> What needs to be done
Print each entry exactly, all the way through.

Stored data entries

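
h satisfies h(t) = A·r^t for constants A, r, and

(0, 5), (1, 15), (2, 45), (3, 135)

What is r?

3

Consecutive ratio: 15/5 = 3, and 45/15 = 3, so r = 3.
Then A·3^0 = 5 gives A = 5, and h(t) = 5·3^t.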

> Exercise solution
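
h satisfies h(t) = A·r^t for constants A, r, and

(0, 5), (1, 15), (2, 45), (3, 135)

What is r?

3

Consecutive ratio: 15/5 = 3, and 45/15 = 3, so r = 3.
Then A·3^0 = 5 gives A = 5, and h(t) = 5·3^t.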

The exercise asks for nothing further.